══ Records supplied ══

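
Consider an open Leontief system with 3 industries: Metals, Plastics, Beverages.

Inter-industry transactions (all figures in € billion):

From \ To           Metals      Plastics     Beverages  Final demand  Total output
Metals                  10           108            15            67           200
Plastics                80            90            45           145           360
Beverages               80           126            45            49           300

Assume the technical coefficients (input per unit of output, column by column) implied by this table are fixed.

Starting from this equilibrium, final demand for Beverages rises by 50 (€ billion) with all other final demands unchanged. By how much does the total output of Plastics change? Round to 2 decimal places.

Δx_P = 19.64

Technical coefficients a_ij = z_ij / X_j:
  a_MM = 10/200 = 0.05, a_PM = 80/200 = 0.40, a_BM = 80/200 = 0.40
  a_MP = 108/360 = 0.30, a_PP = 90/360 = 0.25, a_BP = 126/360 = 0.35
  a_MB = 15/300 = 0.05, a_PB = 45/300 = 0.15, a_BB = 45/300 = 0.15
I − A =
  [   0.95    -0.30    -0.05]
  [  -0.40     0.75    -0.15]
  [  -0.40    -0.35     0.85]
Cofactors of I−A, C_ij = (−1)^(i+j)·(minor ij) (rows/columns in the sector order above):
  C_11 = (0.75)(0.85) − (-0.15)(-0.35) = 0.5850
  C_12 = −[(-0.40)(0.85) − (-0.15)(-0.40)] = 0.4000
  C_13 = (-0.40)(-0.35) − (0.75)(-0.40) = 0.4400
  C_21 = −[(-0.30)(0.85) − (-0.05)(-0.35)] = 0.2725
  C_22 = (0.95)(0.85) − (-0.05)(-0.40) = 0.7875
  C_23 = −[(0.95)(-0.35) − (-0.30)(-0.40)] = 0.4525
  C_31 = (-0.30)(-0.15) − (-0.05)(0.75) = 0.0825
  C_32 = −[(0.95)(-0.15) − (-0.05)(-0.40)] = 0.1625
  C_33 = (0.95)(0.75) − (-0.30)(-0.40) = 0.5925
det(I−A) = Σ_j (I−A)_1j·C_1j = (0.95)(0.5850) + (-0.30)(0.4000) + (-0.05)(0.4400) = 0.41375
adj(I−A) = Cᵀ =
  [ 0.5850   0.2725   0.0825]
  [ 0.4000   0.7875   0.1625]
  [ 0.4400   0.4525   0.5925]
(I − A)⁻¹ = adj(I−A) / det(I−A) ≈
  [   1.4139     0.6586     0.1994]
  [   0.9668     1.9033     0.3927]
  [   1.0634     1.0937     1.4320]
Δx = (I − A)⁻¹ Δd with Δd having +50 in the Beverages component and 0 elsewhere.
So Δx_P = L_PB · (+50), where L_PB = adj(I−A)_PB / det(I−A) = 0.1625 / 0.41375.
Δx_P = 0.1625 × (+50) / 0.41375 = 8.125 / 0.41375 ≈ 19.64.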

═══

== Aim of the task ==
Which of the lines above mention the word "Metals"? Pull those lines out.

== Task solution ==
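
Consider an open Leontief system with 3 industries: Metals, Plastics, Beverages.
From \ To           Metals      Plastics     Beverages  Final demand  Total output
Metals                  10           108            15            67           200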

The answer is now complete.